═════ Supplied data ═════

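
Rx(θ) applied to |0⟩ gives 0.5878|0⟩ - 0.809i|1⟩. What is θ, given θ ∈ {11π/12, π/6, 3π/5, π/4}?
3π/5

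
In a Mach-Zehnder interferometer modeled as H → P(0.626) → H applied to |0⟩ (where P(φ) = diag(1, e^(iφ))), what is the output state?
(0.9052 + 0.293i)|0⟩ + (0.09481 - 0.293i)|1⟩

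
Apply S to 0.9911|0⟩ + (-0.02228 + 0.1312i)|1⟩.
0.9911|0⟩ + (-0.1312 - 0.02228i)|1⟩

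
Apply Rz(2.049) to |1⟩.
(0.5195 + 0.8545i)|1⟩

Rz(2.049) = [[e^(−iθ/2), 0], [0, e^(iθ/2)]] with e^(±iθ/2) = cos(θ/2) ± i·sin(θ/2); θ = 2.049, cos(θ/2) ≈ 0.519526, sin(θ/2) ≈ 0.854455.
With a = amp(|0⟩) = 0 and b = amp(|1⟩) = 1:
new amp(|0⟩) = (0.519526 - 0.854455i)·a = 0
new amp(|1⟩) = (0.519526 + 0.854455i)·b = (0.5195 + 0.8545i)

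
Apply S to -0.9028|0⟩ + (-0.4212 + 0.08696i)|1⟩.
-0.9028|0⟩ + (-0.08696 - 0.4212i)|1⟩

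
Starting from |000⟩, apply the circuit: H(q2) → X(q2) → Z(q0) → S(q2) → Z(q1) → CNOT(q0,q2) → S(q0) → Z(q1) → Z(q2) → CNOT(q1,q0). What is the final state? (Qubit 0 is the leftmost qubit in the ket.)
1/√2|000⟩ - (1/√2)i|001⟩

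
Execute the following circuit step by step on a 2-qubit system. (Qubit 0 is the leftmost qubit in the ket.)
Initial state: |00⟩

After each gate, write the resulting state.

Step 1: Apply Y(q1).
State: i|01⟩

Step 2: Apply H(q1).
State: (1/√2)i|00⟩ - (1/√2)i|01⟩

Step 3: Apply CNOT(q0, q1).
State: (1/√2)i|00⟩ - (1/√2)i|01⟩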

═════
═════ Supplied data ═════

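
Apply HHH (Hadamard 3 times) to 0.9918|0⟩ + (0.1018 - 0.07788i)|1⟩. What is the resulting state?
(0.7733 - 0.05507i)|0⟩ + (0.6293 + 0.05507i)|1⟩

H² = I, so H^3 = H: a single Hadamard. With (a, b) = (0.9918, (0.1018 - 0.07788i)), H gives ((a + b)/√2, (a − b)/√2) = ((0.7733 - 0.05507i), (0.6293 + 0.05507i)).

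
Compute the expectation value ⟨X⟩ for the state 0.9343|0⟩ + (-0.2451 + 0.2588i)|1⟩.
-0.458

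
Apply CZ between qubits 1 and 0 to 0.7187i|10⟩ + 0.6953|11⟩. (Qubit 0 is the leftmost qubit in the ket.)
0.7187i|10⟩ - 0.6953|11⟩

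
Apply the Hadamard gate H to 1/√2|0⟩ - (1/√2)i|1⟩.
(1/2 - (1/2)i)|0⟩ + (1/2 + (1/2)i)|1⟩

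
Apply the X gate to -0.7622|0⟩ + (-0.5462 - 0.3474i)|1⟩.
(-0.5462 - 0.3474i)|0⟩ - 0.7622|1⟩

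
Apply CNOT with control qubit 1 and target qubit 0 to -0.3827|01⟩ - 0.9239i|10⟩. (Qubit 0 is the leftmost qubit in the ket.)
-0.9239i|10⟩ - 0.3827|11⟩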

═════

• _Prompt_
Among the records above, a stretch begins at the line containing "Apply S to 0.9911|0⟩" and ends at the line containing "Initial state: |00⟩". Restate that stretch word for word, and nothing else.

• _Exercise answer_
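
Apply S to 0.9911|0⟩ + (-0.02228 + 0.1312i)|1⟩.
0.9911|0⟩ + (-0.1312 - 0.02228i)|1⟩

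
Apply Rz(2.049) to |1⟩.
(0.5195 + 0.8545i)|1⟩

Rz(2.049) = [[e^(−iθ/2), 0], [0, e^(iθ/2)]] with e^(±iθ/2) = cos(θ/2) ± i·sin(θ/2); θ = 2.049, cos(θ/2) ≈ 0.519526, sin(θ/2) ≈ 0.854455.
With a = amp(|0⟩) = 0 and b = amp(|1⟩) = 1:
new amp(|0⟩) = (0.519526 - 0.854455i)·a = 0
new amp(|1⟩) = (0.519526 + 0.854455i)·b = (0.5195 + 0.8545i)

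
Apply S to -0.9028|0⟩ + (-0.4212 + 0.08696i)|1⟩.
-0.9028|0⟩ + (-0.08696 - 0.4212i)|1⟩

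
Starting from |000⟩, apply the circuit: H(q2) → X(q2) → Z(q0) → S(q2) → Z(q1) → CNOT(q0,q2) → S(q0) → Z(q1) → Z(q2) → CNOT(q1,q0). What is the final state? (Qubit 0 is the leftmost qubit in the ket.)
1/√2|000⟩ - (1/√2)i|001⟩

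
Execute the following circuit step by step on a 2-qubit system. (Qubit 0 is the leftmost qubit in the ket.)
Initial state: |00⟩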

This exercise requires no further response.